:: RECORDS TO USE ::
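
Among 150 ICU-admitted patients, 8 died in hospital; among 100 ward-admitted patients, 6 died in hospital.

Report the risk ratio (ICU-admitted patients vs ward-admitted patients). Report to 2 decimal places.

risk, ICU-admitted patients = 8/150 = 0.0533
risk, ward-admitted patients = 6/100 = 0.0600
RR = 0.0533 / 0.0600 = 0.89

RR = 0.89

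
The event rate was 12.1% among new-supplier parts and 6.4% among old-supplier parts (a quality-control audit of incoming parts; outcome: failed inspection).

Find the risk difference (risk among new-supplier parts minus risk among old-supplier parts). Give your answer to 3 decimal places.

risk difference = 0.1210 − 0.0640 = 0.057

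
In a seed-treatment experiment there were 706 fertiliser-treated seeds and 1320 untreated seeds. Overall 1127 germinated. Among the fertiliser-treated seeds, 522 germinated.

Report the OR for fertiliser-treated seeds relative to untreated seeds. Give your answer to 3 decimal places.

fertiliser-treated seeds without the outcome: 706 − 522 = 184
untreated seeds with the outcome: 1127 − 522 = 605
untreated seeds without the outcome: 1320 − 605 = 715
OR = (522 × 715) / (184 × 605) = 373230/111320 ≈ 3.353

OR ≈ 3.353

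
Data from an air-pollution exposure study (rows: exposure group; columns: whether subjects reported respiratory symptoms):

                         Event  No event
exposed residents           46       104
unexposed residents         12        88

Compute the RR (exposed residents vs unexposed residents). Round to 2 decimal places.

2.56

risk, exposed residents = 46/150 = 0.3067
risk, unexposed residents = 12/100 = 0.1200
RR = 0.3067 / 0.1200 = 2.56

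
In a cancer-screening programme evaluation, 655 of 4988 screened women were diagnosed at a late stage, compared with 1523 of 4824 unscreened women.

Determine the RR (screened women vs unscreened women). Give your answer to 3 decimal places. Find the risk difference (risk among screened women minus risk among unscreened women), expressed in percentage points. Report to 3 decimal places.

RR = 0.416; RD = -18.440

risk, screened women = 655/4988 = 0.1313
risk, unscreened women = 1523/4824 = 0.3157
RR = 0.1313 / 0.3157 = 0.416
risk difference = 0.1313 − 0.3157 = -0.1844 → -18.440 percentage points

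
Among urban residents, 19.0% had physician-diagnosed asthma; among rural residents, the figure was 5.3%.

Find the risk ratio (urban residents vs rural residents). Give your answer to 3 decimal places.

RR = 0.1900 / 0.0530 = 3.585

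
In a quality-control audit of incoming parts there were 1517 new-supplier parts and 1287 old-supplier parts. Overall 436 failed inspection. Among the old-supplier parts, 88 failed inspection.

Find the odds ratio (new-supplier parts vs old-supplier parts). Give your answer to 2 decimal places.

new-supplier parts with the outcome: 436 − 88 = 348
new-supplier parts without the outcome: 1517 − 348 = 1169
old-supplier parts without the outcome: 1287 − 88 = 1199
odds, new-supplier parts = 348/1169 = 0.2977
odds, old-supplier parts = 88/1199 = 0.0734
OR = 0.2977 / 0.0734 = 4.06

4.06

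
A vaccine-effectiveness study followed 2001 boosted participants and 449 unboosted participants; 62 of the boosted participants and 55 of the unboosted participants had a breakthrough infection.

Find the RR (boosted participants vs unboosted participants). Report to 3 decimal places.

risk, boosted participants = 62/2001 = 0.03098
risk, unboosted participants = 55/449 = 0.12249
RR = 0.03098 / 0.12249 = 0.253

RR = 0.253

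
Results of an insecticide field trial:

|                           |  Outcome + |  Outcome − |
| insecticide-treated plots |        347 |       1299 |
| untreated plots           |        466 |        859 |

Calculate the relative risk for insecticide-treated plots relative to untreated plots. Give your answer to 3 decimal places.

risk, insecticide-treated plots = 347/1646 = 0.2108
risk, untreated plots = 466/1325 = 0.3517
RR = 0.2108 / 0.3517 = 0.599

RR: 0.599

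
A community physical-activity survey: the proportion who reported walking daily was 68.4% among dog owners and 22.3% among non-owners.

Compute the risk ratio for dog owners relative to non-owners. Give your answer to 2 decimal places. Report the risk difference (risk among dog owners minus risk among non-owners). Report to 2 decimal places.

RR = 0.6840 / 0.2230 = 3.07
risk difference = 0.6840 − 0.2230 = 0.46

RR = 3.07; RD = 0.46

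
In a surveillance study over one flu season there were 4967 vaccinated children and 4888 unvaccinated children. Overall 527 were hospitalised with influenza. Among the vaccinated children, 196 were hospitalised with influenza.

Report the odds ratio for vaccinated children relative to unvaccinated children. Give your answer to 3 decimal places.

OR ≈ 0.566

vaccinated children without the outcome: 4967 − 196 = 4771
unvaccinated children with the outcome: 527 − 196 = 331
unvaccinated children without the outcome: 4888 − 331 = 4557
OR = (196 × 4557) / (4771 × 331) = 893172/1579201 ≈ 0.566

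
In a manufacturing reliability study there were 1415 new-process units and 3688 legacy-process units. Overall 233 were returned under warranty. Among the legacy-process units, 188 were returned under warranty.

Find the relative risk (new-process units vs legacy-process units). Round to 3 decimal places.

RR: 0.624

new-process units with the outcome: 233 − 188 = 45
new-process units without the outcome: 1415 − 45 = 1370
legacy-process units without the outcome: 3688 − 188 = 3500
risk, new-process units = 45/1415 = 0.03180
risk, legacy-process units = 188/3688 = 0.05098
RR = 0.03180 / 0.05098 = 0.624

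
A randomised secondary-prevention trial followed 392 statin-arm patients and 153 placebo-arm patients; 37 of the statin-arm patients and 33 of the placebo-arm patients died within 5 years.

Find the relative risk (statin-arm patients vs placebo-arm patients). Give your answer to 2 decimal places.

risk, statin-arm patients = 37/392 = 0.0944
risk, placebo-arm patients = 33/153 = 0.2157
RR = 0.0944 / 0.2157 = 0.44

RR: 0.44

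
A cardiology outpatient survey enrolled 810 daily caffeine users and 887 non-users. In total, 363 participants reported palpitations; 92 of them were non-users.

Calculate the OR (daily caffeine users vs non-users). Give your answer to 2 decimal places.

daily caffeine users with the outcome: 363 − 92 = 271
daily caffeine users without the outcome: 810 − 271 = 539
non-users without the outcome: 887 − 92 = 795
OR = (271 × 795) / (539 × 92) = 215445/49588 ≈ 4.34

4.34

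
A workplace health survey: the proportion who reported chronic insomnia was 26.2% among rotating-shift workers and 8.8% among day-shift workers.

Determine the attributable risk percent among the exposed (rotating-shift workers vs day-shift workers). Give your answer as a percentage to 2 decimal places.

AR% = (0.2620 − 0.0880) / 0.2620 = 0.6641 → 66.41%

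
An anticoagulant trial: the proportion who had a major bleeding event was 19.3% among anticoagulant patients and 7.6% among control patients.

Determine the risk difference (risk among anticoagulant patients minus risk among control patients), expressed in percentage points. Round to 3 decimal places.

11.700

risk difference = 0.1930 − 0.0760 = 0.1170 → 11.700 percentage points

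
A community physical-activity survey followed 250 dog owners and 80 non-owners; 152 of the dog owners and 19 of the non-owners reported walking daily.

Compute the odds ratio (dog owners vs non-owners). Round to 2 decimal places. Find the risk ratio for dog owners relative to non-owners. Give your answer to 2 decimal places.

OR = 4.98; RR = 2.56

odds, dog owners = 152/98 = 1.5510
odds, non-owners = 19/61 = 0.3115
OR = 1.5510 / 0.3115 = 4.98
risk, dog owners = 152/250 = 0.6080
risk, non-owners = 19/80 = 0.2375
RR = 0.6080 / 0.2375 = 2.56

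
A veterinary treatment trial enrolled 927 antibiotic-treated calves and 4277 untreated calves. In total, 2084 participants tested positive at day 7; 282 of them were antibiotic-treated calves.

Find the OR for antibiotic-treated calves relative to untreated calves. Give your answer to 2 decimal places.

antibiotic-treated calves without the outcome: 927 − 282 = 645
untreated calves with the outcome: 2084 − 282 = 1802
untreated calves without the outcome: 4277 − 1802 = 2475
OR = (282 × 2475) / (645 × 1802) = 697950/1162290 ≈ 0.60

OR = 0.60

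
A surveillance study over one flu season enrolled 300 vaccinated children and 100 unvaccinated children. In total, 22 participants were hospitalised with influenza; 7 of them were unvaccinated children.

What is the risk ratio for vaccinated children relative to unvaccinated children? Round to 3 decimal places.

RR ≈ 0.714

vaccinated children with the outcome: 22 − 7 = 15
vaccinated children without the outcome: 300 − 15 = 285
unvaccinated children without the outcome: 100 − 7 = 93
risk, vaccinated children = 15/300 = 0.0500
risk, unvaccinated children = 7/100 = 0.0700
RR = 0.0500 / 0.0700 = 0.714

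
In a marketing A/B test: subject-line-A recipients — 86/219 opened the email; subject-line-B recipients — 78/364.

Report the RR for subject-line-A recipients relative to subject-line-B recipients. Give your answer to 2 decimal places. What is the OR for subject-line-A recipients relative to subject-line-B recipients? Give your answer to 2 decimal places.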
:::
Show me every line in the data above that includes "failed".

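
The event rate was 12.1% among new-supplier parts and 6.4% among old-supplier parts (a quality-control audit of incoming parts; outcome: failed inspection).
In a quality-control audit of incoming parts there were 1517 new-supplier parts and 1287 old-supplier parts. Overall 436 failed inspection. Among the old-supplier parts, 88 failed inspection.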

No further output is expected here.